> **Exercise aim**
Go through the entries below and collect each line with the string "Recover" in it.

> **Dataset records**
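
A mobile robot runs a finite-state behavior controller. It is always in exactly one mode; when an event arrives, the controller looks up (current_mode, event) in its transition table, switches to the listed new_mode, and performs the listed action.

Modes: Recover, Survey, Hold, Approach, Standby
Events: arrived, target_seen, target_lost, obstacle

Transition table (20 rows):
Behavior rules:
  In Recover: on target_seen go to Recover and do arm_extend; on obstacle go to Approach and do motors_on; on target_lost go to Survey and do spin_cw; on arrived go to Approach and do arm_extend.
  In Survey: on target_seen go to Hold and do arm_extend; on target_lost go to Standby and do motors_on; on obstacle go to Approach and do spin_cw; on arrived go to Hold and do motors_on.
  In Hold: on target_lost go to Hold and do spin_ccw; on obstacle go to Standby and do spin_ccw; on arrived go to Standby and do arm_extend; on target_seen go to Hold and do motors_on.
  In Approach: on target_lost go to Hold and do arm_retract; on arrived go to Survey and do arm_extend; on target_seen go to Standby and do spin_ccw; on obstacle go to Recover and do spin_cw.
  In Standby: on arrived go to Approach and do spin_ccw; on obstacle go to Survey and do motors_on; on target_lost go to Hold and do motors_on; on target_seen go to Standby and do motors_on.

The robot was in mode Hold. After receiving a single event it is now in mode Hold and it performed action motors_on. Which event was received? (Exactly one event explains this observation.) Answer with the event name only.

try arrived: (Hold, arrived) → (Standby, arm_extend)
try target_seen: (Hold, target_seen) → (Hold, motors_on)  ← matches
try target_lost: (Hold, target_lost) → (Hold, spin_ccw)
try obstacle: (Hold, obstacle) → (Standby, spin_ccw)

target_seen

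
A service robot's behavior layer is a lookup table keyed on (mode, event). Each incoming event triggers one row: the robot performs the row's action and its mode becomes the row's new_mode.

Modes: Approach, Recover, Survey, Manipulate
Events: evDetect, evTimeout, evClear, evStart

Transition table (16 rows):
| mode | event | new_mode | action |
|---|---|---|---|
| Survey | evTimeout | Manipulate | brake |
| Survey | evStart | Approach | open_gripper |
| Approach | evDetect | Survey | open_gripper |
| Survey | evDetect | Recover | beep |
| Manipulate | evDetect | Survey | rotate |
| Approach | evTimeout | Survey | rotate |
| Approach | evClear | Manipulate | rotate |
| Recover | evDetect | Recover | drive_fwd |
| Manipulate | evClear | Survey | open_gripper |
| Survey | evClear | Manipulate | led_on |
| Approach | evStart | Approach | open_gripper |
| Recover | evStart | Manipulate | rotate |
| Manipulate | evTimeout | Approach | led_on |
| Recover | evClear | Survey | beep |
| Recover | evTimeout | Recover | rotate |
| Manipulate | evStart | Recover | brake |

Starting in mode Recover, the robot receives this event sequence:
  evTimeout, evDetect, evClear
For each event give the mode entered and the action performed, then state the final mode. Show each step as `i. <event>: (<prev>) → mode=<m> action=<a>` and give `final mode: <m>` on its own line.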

> **Response to this exercise**
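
Modes: Recover, Survey, Hold, Approach, Standby
  In Recover: on target_seen go to Recover and do arm_extend; on obstacle go to Approach and do motors_on; on target_lost go to Survey and do spin_cw; on arrived go to Approach and do arm_extend.
  In Approach: on target_lost go to Hold and do arm_retract; on arrived go to Survey and do arm_extend; on target_seen go to Standby and do spin_ccw; on obstacle go to Recover and do spin_cw.
Modes: Approach, Recover, Survey, Manipulate
| Survey | evDetect | Recover | beep |
| Recover | evDetect | Recover | drive_fwd |
| Recover | evStart | Manipulate | rotate |
| Recover | evClear | Survey | beep |
| Recover | evTimeout | Recover | rotate |
| Manipulate | evStart | Recover | brake |
Starting in mode Recover, the robot receives this event sequence: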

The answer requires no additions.